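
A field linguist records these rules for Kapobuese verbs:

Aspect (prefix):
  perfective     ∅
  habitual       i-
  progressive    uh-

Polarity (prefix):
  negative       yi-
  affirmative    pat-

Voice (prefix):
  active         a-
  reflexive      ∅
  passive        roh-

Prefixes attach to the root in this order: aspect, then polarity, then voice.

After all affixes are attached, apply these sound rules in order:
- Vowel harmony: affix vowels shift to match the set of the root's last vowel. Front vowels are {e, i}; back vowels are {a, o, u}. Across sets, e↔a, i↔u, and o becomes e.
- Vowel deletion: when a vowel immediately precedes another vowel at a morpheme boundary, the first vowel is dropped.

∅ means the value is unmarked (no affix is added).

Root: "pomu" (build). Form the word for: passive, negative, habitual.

Attach aspect habitual i- → ipomu.
Attach polarity negative yi- → yiipomu.
Attach voice passive roh- → rohyiipomu.
Apply vowel harmony: rohyiipomu → rohyuupomu.
Apply vowel deletion: rohyuupomu → rohyupomu.

rohyupomu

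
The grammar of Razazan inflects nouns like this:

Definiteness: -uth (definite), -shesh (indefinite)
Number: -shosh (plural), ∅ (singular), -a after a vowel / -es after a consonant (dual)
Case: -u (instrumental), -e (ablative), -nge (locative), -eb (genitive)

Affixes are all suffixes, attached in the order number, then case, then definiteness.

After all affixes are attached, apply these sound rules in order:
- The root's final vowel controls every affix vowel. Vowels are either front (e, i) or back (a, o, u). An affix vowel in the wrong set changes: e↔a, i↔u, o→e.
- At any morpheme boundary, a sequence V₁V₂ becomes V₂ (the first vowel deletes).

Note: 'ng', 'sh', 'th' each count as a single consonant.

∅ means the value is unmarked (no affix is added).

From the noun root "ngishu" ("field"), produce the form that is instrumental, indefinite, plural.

Attach number plural -shosh → ngishushosh.
Attach case instrumental -u → ngishushoshu.
Attach definiteness indefinite -shesh → ngishushoshushesh.
Apply vowel harmony: ngishushoshushesh → ngishushoshushash.
Vowel deletion: no change.

ngishushoshushash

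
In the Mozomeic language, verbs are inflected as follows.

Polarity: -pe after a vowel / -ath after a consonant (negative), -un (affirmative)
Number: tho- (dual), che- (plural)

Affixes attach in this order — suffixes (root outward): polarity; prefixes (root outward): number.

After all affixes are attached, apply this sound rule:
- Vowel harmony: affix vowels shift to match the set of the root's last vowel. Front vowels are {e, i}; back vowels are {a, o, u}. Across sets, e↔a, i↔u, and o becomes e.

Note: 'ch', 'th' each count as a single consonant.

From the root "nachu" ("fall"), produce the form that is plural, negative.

chanachupa

Attach polarity negative -pe (after vowel 'u') → nachupe.
Attach number plural che- → chenachupe.
Apply vowel harmony: chenachupe → chanachupa.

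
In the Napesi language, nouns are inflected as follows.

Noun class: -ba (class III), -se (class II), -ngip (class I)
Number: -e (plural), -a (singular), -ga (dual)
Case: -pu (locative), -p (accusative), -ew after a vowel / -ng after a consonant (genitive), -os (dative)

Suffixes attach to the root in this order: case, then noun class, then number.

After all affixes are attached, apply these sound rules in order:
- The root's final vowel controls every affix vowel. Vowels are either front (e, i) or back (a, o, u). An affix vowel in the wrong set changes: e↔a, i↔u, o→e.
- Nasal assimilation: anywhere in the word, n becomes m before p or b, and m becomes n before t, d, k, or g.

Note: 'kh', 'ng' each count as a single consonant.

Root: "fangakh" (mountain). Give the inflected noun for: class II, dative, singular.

Attach case dative -os → fangakhos.
Attach noun class class II -se → fangakhosse.
Attach number singular -a → fangakhossea.
Apply vowel harmony: fangakhossea → fangakhossaa.
Nasal assimilation: no change.

fangakhossaa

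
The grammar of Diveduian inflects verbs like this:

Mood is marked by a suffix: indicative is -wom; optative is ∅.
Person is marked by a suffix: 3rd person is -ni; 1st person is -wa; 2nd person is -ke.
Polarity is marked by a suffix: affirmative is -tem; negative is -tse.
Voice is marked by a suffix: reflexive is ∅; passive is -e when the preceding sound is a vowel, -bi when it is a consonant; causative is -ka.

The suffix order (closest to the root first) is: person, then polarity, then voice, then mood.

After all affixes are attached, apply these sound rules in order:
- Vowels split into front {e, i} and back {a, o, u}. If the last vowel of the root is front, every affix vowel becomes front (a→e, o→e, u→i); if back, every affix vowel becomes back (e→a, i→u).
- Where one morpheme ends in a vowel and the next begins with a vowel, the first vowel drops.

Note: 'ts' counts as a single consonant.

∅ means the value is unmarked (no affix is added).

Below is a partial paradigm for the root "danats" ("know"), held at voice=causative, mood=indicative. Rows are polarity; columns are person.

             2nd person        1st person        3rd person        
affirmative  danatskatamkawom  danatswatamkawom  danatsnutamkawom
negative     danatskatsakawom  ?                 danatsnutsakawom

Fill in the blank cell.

Attach person 1st person -wa → danatswa.
Attach polarity negative -tse → danatswatse.
Attach voice causative -ka → danatswatseka.
Attach mood indicative -wom → danatswatsekawom.
Apply vowel harmony: danatswatsekawom → danatswatsakawom.
Vowel deletion: no change.

danatswatsakawom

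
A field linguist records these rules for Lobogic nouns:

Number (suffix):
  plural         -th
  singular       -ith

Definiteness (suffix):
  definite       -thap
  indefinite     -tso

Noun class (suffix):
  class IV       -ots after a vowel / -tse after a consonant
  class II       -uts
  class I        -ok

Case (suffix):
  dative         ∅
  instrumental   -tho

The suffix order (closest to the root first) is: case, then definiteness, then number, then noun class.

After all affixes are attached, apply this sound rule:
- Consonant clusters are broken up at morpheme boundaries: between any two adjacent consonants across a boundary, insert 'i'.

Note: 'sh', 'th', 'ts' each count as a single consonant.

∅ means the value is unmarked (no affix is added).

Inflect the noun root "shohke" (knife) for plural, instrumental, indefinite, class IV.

shohkethotsothitse

Attach case instrumental -tho → shohketho.
Attach definiteness indefinite -tso → shohkethotso.
Attach number plural -th → shohkethotsoth.
Attach noun class class IV -tse (after consonant 'th') → shohkethotsothtse.
Apply epenthesis: shohkethotsothtse → shohkethotsothitse.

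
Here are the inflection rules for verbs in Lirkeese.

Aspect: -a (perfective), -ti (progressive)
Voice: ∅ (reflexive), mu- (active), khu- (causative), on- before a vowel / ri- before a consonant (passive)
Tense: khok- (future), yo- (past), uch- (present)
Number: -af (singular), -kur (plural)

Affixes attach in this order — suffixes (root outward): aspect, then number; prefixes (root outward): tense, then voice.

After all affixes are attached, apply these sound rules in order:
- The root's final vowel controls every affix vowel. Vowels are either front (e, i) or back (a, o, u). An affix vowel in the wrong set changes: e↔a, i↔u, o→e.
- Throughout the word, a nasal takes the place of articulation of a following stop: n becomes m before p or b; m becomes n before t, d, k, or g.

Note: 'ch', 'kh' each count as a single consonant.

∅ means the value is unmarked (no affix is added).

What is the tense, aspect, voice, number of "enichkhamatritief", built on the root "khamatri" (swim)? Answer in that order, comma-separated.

present, progressive, passive, singular

Segment: on-uch-khamatri-ti-af.
tense: uch- → present.
aspect: -ti → progressive.
voice: on/ri- → passive.
number: -af → singular.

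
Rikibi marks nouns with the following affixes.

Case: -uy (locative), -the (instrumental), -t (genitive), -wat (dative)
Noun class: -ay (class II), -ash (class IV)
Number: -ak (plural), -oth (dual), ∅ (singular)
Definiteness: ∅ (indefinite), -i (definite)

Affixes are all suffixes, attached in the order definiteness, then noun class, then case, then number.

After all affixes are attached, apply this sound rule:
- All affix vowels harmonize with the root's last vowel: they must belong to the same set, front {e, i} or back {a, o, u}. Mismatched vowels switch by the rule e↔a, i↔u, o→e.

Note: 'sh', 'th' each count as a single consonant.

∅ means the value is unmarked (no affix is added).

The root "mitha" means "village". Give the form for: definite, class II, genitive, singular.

mithauayt

Attach definiteness definite -i → mithai.
Attach noun class class II -ay → mithaiay.
Attach case genitive -t → mithaiayt.
number = singular: zero marking, form stays mithaiayt.
Apply vowel harmony: mithaiayt → mithauayt.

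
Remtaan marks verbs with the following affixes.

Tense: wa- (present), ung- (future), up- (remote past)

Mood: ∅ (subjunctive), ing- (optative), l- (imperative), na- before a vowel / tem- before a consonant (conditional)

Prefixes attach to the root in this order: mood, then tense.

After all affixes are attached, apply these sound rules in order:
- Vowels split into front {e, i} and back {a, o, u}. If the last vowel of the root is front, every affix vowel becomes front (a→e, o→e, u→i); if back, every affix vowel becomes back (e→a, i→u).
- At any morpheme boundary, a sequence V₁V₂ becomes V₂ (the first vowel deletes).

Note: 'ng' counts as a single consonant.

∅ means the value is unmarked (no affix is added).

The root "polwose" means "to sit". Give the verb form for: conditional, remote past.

iptempolwose

Attach mood conditional tem- (before consonant 'p') → tempolwose.
Attach tense remote past up- → uptempolwose.
Apply vowel harmony: uptempolwose → iptempolwose.
Vowel deletion: no change.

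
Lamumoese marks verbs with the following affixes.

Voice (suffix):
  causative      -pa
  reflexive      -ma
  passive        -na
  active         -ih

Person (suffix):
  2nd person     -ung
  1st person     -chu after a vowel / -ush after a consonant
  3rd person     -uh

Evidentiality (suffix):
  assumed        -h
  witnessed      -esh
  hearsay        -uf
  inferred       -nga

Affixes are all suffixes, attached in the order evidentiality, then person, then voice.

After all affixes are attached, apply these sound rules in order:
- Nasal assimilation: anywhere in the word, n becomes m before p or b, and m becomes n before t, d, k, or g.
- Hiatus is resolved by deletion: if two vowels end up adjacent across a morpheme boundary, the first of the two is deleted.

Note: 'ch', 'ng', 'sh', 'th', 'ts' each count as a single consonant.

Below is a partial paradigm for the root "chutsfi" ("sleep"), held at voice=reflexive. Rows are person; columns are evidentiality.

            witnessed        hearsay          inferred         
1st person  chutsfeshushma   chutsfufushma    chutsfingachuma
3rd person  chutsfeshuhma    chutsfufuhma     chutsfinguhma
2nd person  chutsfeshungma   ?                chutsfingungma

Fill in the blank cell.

chutsfufungma

Attach evidentiality hearsay -uf → chutsfiuf.
Attach person 2nd person -ung → chutsfiufung.
Attach voice reflexive -ma → chutsfiufungma.
Nasal assimilation: no change.
Apply vowel deletion: chutsfiufungma → chutsfufungma.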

········

> To do: Wherever the word "then" appears in the listing, copy the line that holds it.

> Solved exercise:
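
Prefixes attach to the root in this order: aspect, then polarity, then voice.
Affixes are all suffixes, attached in the order number, then case, then definiteness.
Suffixes attach to the root in this order: case, then noun class, then number.
The suffix order (closest to the root first) is: person, then polarity, then voice, then mood.
The suffix order (closest to the root first) is: case, then definiteness, then number, then noun class.
Affixes attach in this order — suffixes (root outward): aspect, then number; prefixes (root outward): tense, then voice.
Affixes are all suffixes, attached in the order definiteness, then noun class, then case, then number.
Prefixes attach to the root in this order: mood, then tense.
Affixes are all suffixes, attached in the order evidentiality, then person, then voice.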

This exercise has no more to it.